[Collected data entries]
⟨

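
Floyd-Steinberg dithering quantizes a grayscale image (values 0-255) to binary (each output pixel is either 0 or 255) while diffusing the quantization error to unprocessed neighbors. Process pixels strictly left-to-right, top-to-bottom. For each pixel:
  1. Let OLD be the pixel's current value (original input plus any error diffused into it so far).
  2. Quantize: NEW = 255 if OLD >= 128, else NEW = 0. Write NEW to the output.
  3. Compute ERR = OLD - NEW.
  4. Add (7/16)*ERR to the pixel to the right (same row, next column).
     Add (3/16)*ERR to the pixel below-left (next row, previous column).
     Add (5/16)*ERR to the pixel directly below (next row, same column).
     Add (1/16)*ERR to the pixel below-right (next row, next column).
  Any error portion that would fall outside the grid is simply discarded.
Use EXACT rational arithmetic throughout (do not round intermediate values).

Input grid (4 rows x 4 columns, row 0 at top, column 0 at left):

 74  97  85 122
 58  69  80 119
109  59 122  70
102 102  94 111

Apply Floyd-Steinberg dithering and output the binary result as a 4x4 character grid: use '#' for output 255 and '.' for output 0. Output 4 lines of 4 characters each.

Answer: .#.#
....
#.#.
.#.#

Derivation:
(0,0): OLD=74 → NEW=0, ERR=74
(0,1): OLD=1035/8 → NEW=255, ERR=-1005/8
(0,2): OLD=3845/128 → NEW=0, ERR=3845/128
(0,3): OLD=276771/2048 → NEW=255, ERR=-245469/2048
(1,0): OLD=7369/128 → NEW=0, ERR=7369/128
(1,1): OLD=66751/1024 → NEW=0, ERR=66751/1024
(1,2): OLD=2869867/32768 → NEW=0, ERR=2869867/32768
(1,3): OLD=63826141/524288 → NEW=0, ERR=63826141/524288
(2,0): OLD=2280869/16384 → NEW=255, ERR=-1897051/16384
(2,1): OLD=25550503/524288 → NEW=0, ERR=25550503/524288
(2,2): OLD=207188499/1048576 → NEW=255, ERR=-60198381/1048576
(2,3): OLD=1483113607/16777216 → NEW=0, ERR=1483113607/16777216
(3,0): OLD=628761365/8388608 → NEW=0, ERR=628761365/8388608
(3,1): OLD=17719526795/134217728 → NEW=255, ERR=-16505993845/134217728
(3,2): OLD=89930197493/2147483648 → NEW=0, ERR=89930197493/2147483648
(3,3): OLD=5269348765491/34359738368 → NEW=255, ERR=-3492384518349/34359738368
Row 0: .#.#
Row 1: ....
Row 2: #.#.
Row 3: .#.#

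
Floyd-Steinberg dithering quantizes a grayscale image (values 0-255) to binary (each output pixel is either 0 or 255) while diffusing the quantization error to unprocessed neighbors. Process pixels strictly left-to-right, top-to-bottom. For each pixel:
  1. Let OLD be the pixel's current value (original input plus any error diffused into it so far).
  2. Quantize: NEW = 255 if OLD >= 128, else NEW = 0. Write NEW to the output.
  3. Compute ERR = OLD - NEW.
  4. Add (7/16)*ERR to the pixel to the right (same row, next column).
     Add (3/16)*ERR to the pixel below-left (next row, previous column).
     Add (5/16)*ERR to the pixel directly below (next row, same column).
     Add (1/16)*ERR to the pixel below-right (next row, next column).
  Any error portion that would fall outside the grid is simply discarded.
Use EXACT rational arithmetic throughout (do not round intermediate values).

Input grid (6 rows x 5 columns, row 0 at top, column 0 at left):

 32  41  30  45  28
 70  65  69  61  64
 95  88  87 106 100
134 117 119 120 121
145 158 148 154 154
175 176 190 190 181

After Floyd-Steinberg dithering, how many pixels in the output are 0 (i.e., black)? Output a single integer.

Answer: 17

Derivation:
(0,0): OLD=32 → NEW=0, ERR=32
(0,1): OLD=55 → NEW=0, ERR=55
(0,2): OLD=865/16 → NEW=0, ERR=865/16
(0,3): OLD=17575/256 → NEW=0, ERR=17575/256
(0,4): OLD=237713/4096 → NEW=0, ERR=237713/4096
(1,0): OLD=1445/16 → NEW=0, ERR=1445/16
(1,1): OLD=17131/128 → NEW=255, ERR=-15509/128
(1,2): OLD=201503/4096 → NEW=0, ERR=201503/4096
(1,3): OLD=1937199/16384 → NEW=0, ERR=1937199/16384
(1,4): OLD=36216669/262144 → NEW=255, ERR=-30630051/262144
(2,0): OLD=205833/2048 → NEW=0, ERR=205833/2048
(2,1): OLD=7141819/65536 → NEW=0, ERR=7141819/65536
(2,2): OLD=172644865/1048576 → NEW=255, ERR=-94742015/1048576
(2,3): OLD=1419118627/16777216 → NEW=0, ERR=1419118627/16777216
(2,4): OLD=28959451445/268435456 → NEW=0, ERR=28959451445/268435456
(3,0): OLD=194867921/1048576 → NEW=255, ERR=-72518959/1048576
(3,1): OLD=923903765/8388608 → NEW=0, ERR=923903765/8388608
(3,2): OLD=43384772319/268435456 → NEW=255, ERR=-25066268961/268435456
(3,3): OLD=64510760181/536870912 → NEW=0, ERR=64510760181/536870912
(3,4): OLD=1825963717413/8589934592 → NEW=255, ERR=-364469603547/8589934592
(4,0): OLD=19332523495/134217728 → NEW=255, ERR=-14892997145/134217728
(4,1): OLD=524163814751/4294967296 → NEW=0, ERR=524163814751/4294967296
(4,2): OLD=13855624715329/68719476736 → NEW=255, ERR=-3667841852351/68719476736
(4,3): OLD=169772548887743/1099511627776 → NEW=255, ERR=-110602916195137/1099511627776
(4,4): OLD=1833833728054713/17592186044416 → NEW=0, ERR=1833833728054713/17592186044416
(5,0): OLD=11215520329853/68719476736 → NEW=255, ERR=-6307946237827/68719476736
(5,1): OLD=86331393954287/549755813888 → NEW=255, ERR=-53856338587153/549755813888
(5,2): OLD=2097476448021663/17592186044416 → NEW=0, ERR=2097476448021663/17592186044416
(5,3): OLD=15969220271381901/70368744177664 → NEW=255, ERR=-1974809493922419/70368744177664
(5,4): OLD=219562304605663503/1125899906842624 → NEW=255, ERR=-67542171639205617/1125899906842624
Output grid:
  Row 0: .....  (5 black, running=5)
  Row 1: .#..#  (3 black, running=8)
  Row 2: ..#..  (4 black, running=12)
  Row 3: #.#.#  (2 black, running=14)
  Row 4: #.##.  (2 black, running=16)
  Row 5: ##.##  (1 black, running=17)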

⟩

GOAL OF THE EXERCISE: Of the entries above, repeat exactly the lines between the line with "Input grid (6" and the line with "175 176 190 190 181", inclusive, and no others.

EXPECTED OUTPUT:
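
Input grid (6 rows x 5 columns, row 0 at top, column 0 at left):

 32  41  30  45  28
 70  65  69  61  64
 95  88  87 106 100
134 117 119 120 121
145 158 148 154 154
175 176 190 190 181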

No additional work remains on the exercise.